[Start of section]

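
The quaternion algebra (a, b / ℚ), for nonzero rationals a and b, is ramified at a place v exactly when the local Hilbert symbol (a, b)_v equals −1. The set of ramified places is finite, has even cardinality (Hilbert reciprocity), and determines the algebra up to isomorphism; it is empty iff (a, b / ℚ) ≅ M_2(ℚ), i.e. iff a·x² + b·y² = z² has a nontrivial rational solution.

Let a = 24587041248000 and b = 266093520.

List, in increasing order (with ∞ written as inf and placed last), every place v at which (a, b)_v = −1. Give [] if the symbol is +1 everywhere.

(a, b) ≡ (595, 2805) mod (ℚ^×)²; places V = {2, 3, 5, 7, 11, 17, ∞}.
(a,b)_7: α=3, u≡2; β=2, v≡6 (mod 7); (2|7)=+1, (6|7)=-1; sign (−1)^0·+1^2·-1^3 = -1.
(a,b)_17: α=1, u≡2; β=1, v≡14 (mod 17); (2|17)=+1, (14|17)=-1; sign (−1)^0·+1^1·-1^1 = -1.
(a,b)_5: α=3, u≡4; β=1, v≡4 (mod 5); (4|5)=+1, (4|5)=+1; sign (−1)^0·+1^1·+1^3 = +1.
(a,b)_∞: sgn(595)=+, sgn(2805)=+, so +1.
(a,b)_3: α=2, u≡1; β=1, v≡2 (mod 3); (1|3)=+1, (2|3)=-1; sign (−1)^0·+1^1·-1^2 = +1.
(a,b)_11: α=4, u≡9; β=3, v≡6 (mod 11); (9|11)=+1, (6|11)=-1; sign (−1)^0·+1^3·-1^4 = +1.
(a,b)_2: α=8, β=4; u≡3, v≡5 (mod 8); ε(u)ε(v)=1·0, αω(v)=8·1, βω(u)=4·1; sum ≡ 0  ⇒  +1.
(595, 2805 / ℚ) ramifies at {7, 17}: a division algebra.

[7, 17]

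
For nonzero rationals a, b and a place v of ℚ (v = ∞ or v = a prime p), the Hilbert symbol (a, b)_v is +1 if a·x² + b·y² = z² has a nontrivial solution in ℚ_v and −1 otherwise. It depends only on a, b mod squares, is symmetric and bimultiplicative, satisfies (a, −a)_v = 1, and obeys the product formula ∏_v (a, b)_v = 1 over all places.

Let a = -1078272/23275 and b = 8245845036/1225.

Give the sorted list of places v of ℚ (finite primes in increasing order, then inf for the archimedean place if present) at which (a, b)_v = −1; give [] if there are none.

[11, 29]

(a, b) ≡ (-247, 70499) mod (ℚ^×)²; places V = {2, 3, 5, 7, 11, 13, 17, 19, 29, ∞}.
(a,b)_∞: sgn(-247)=−, sgn(70499)=+, so +1.
(a,b)_13: α=1, u≡7; β=1, v≡2 (mod 13); (7|13)=-1, (2|13)=-1; sign (−1)^0·-1^1·-1^1 = +1.
(a,b)_3: α=4, u≡2; β=4, v≡2 (mod 3); (2|3)=-1, (2|3)=-1; sign (−1)^0·-1^4·-1^4 = +1.
(a,b)_2: α=10, β=2; u≡1, v≡3 (mod 8); ε(u)ε(v)=0·1, αω(v)=10·1, βω(u)=2·0; sum ≡ 0  ⇒  +1.
(a,b)_29: α=0, u≡14; β=1, v≡24 (mod 29); (14|29)=-1, (24|29)=+1; sign (−1)^0·-1^1·+1^0 = -1.
(a,b)_7: α=-2, u≡6; β=-2, v≡4 (mod 7); (6|7)=-1, (4|7)=+1; sign (−1)^0·-1^-2·+1^-2 = +1.
(a,b)_5: α=-2, u≡3; β=-2, v≡4 (mod 5); (3|5)=-1, (4|5)=+1; sign (−1)^0·-1^-2·+1^-2 = +1.
(a,b)_17: α=0, u≡2; β=1, v≡13 (mod 17); (2|17)=+1, (13|17)=+1; sign (−1)^0·+1^1·+1^0 = +1.
(a,b)_11: α=0, u≡8; β=1, v≡10 (mod 11); (8|11)=-1, (10|11)=-1; sign (−1)^0·-1^1·-1^0 = -1.
(a,b)_19: α=-1, u≡6; β=2, v≡1 (mod 19); (6|19)=+1, (1|19)=+1; sign (−1)^0·+1^2·+1^-1 = +1.
Ram(-247, 70499) = {11, 29}; no ℚ_11-point on the conic.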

[End of section]

* _TASK OBJECTIVE_: Write back every line of the material exactly as it was provided.

* _ANSWER TO THE PROBLEM_:
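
The quaternion algebra (a, b / ℚ), for nonzero rationals a and b, is ramified at a place v exactly when the local Hilbert symbol (a, b)_v equals −1. The set of ramified places is finite, has even cardinality (Hilbert reciprocity), and determines the algebra up to isomorphism; it is empty iff (a, b / ℚ) ≅ M_2(ℚ), i.e. iff a·x² + b·y² = z² has a nontrivial rational solution.

Let a = 24587041248000 and b = 266093520.

List, in increasing order (with ∞ written as inf and placed last), every place v at which (a, b)_v = −1. Give [] if the symbol is +1 everywhere.

(a, b) ≡ (595, 2805) mod (ℚ^×)²; places V = {2, 3, 5, 7, 11, 17, ∞}.
(a,b)_7: α=3, u≡2; β=2, v≡6 (mod 7); (2|7)=+1, (6|7)=-1; sign (−1)^0·+1^2·-1^3 = -1.
(a,b)_17: α=1, u≡2; β=1, v≡14 (mod 17); (2|17)=+1, (14|17)=-1; sign (−1)^0·+1^1·-1^1 = -1.
(a,b)_5: α=3, u≡4; β=1, v≡4 (mod 5); (4|5)=+1, (4|5)=+1; sign (−1)^0·+1^1·+1^3 = +1.
(a,b)_∞: sgn(595)=+, sgn(2805)=+, so +1.
(a,b)_3: α=2, u≡1; β=1, v≡2 (mod 3); (1|3)=+1, (2|3)=-1; sign (−1)^0·+1^1·-1^2 = +1.
(a,b)_11: α=4, u≡9; β=3, v≡6 (mod 11); (9|11)=+1, (6|11)=-1; sign (−1)^0·+1^3·-1^4 = +1.
(a,b)_2: α=8, β=4; u≡3, v≡5 (mod 8); ε(u)ε(v)=1·0, αω(v)=8·1, βω(u)=4·1; sum ≡ 0  ⇒  +1.
(595, 2805 / ℚ) ramifies at {7, 17}: a division algebra.

[7, 17]

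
For nonzero rationals a, b and a place v of ℚ (v = ∞ or v = a prime p), the Hilbert symbol (a, b)_v is +1 if a·x² + b·y² = z² has a nontrivial solution in ℚ_v and −1 otherwise. It depends only on a, b mod squares, is symmetric and bimultiplicative, satisfies (a, −a)_v = 1, and obeys the product formula ∏_v (a, b)_v = 1 over all places.

Let a = -1078272/23275 and b = 8245845036/1225.

Give the sorted list of places v of ℚ (finite primes in increasing order, then inf for the archimedean place if present) at which (a, b)_v = −1; give [] if there are none.

[11, 29]

(a, b) ≡ (-247, 70499) mod (ℚ^×)²; places V = {2, 3, 5, 7, 11, 13, 17, 19, 29, ∞}.
(a,b)_∞: sgn(-247)=−, sgn(70499)=+, so +1.
(a,b)_13: α=1, u≡7; β=1, v≡2 (mod 13); (7|13)=-1, (2|13)=-1; sign (−1)^0·-1^1·-1^1 = +1.
(a,b)_3: α=4, u≡2; β=4, v≡2 (mod 3); (2|3)=-1, (2|3)=-1; sign (−1)^0·-1^4·-1^4 = +1.
(a,b)_2: α=10, β=2; u≡1, v≡3 (mod 8); ε(u)ε(v)=0·1, αω(v)=10·1, βω(u)=2·0; sum ≡ 0  ⇒  +1.
(a,b)_29: α=0, u≡14; β=1, v≡24 (mod 29); (14|29)=-1, (24|29)=+1; sign (−1)^0·-1^1·+1^0 = -1.
(a,b)_7: α=-2, u≡6; β=-2, v≡4 (mod 7); (6|7)=-1, (4|7)=+1; sign (−1)^0·-1^-2·+1^-2 = +1.
(a,b)_5: α=-2, u≡3; β=-2, v≡4 (mod 5); (3|5)=-1, (4|5)=+1; sign (−1)^0·-1^-2·+1^-2 = +1.
(a,b)_17: α=0, u≡2; β=1, v≡13 (mod 17); (2|17)=+1, (13|17)=+1; sign (−1)^0·+1^1·+1^0 = +1.
(a,b)_11: α=0, u≡8; β=1, v≡10 (mod 11); (8|11)=-1, (10|11)=-1; sign (−1)^0·-1^1·-1^0 = -1.
(a,b)_19: α=-1, u≡6; β=2, v≡1 (mod 19); (6|19)=+1, (1|19)=+1; sign (−1)^0·+1^2·+1^-1 = +1.
Ram(-247, 70499) = {11, 29}; no ℚ_11-point on the conic.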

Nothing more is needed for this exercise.